Extracted information>
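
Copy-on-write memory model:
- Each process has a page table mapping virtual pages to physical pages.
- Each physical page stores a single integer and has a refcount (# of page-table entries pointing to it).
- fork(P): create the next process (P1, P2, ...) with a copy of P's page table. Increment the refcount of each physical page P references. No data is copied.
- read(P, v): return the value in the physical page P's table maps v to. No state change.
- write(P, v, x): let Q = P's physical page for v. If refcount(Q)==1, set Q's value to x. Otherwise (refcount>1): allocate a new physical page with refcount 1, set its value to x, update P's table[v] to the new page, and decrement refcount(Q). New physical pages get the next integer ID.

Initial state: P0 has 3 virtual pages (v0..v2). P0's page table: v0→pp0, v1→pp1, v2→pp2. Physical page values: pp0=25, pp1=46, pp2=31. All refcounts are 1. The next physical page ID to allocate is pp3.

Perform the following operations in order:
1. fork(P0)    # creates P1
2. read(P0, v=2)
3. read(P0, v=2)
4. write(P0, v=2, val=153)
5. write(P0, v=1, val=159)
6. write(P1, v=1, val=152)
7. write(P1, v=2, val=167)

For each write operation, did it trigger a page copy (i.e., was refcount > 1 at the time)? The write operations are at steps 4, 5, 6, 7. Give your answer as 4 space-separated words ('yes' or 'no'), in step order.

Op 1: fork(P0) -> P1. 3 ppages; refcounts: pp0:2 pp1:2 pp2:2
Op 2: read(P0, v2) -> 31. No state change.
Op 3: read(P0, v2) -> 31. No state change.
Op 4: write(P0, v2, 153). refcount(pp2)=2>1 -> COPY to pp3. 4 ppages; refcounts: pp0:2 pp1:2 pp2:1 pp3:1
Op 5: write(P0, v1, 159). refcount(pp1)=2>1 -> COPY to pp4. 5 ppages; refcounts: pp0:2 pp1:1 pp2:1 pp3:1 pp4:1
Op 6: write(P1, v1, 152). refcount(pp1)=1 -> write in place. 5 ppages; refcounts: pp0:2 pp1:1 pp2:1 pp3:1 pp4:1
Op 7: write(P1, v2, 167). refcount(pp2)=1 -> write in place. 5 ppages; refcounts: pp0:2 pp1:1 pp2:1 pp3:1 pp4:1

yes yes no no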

...

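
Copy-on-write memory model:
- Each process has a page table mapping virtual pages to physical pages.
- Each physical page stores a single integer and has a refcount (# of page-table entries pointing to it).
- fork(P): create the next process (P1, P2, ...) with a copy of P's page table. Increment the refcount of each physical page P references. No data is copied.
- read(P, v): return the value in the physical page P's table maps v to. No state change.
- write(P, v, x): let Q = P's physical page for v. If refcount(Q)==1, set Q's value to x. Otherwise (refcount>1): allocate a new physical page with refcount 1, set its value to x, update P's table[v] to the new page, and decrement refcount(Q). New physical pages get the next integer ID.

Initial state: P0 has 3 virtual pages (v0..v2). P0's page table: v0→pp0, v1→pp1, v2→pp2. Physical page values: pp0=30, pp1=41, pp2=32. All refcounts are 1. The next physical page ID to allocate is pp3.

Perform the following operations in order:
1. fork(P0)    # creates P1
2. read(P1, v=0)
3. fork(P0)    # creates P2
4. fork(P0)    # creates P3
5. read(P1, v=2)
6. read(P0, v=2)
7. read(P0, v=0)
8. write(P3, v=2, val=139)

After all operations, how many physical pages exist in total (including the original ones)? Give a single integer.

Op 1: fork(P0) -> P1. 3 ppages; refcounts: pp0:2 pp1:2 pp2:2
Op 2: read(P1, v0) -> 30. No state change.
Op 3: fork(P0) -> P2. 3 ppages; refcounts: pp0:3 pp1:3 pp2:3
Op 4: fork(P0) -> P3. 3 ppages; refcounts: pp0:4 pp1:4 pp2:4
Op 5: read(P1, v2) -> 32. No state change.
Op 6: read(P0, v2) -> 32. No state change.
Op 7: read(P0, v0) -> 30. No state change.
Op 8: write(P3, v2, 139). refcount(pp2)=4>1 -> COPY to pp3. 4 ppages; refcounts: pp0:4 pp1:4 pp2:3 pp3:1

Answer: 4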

==

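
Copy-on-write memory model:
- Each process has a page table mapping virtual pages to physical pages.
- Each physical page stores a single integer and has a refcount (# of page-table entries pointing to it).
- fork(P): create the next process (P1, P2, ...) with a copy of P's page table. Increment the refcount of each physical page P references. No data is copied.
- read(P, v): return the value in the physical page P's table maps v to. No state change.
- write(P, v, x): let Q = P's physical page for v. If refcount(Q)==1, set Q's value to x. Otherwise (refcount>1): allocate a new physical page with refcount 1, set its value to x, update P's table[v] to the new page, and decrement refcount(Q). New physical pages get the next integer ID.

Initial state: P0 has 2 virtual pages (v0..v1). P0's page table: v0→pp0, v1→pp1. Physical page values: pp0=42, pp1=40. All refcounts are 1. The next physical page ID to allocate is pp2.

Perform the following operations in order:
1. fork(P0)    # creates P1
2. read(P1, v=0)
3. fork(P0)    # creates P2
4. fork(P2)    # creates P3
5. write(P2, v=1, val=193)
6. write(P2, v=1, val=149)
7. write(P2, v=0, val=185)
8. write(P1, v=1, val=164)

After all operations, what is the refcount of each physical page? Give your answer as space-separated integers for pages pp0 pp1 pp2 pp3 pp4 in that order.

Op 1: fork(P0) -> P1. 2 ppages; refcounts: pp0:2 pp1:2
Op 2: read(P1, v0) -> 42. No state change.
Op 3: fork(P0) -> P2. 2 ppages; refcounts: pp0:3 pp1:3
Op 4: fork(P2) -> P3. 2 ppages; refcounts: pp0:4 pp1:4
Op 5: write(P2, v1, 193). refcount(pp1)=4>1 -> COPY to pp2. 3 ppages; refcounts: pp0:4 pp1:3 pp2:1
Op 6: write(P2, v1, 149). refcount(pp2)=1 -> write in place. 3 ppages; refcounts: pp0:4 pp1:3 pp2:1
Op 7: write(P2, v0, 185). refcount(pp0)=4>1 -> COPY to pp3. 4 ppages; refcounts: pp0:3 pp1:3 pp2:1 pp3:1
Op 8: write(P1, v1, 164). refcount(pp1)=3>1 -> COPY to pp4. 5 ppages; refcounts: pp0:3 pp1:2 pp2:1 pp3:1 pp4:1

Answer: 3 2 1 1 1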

Your task> Look above for the line containing "6. write(P2, v=1, val=149)" and the line containing "8. write(P1, v=1, val=164)". Transcribe both, with the lines between them, exactly.

Response below>
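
6. write(P2, v=1, val=149)
7. write(P2, v=0, val=185)
8. write(P1, v=1, val=164)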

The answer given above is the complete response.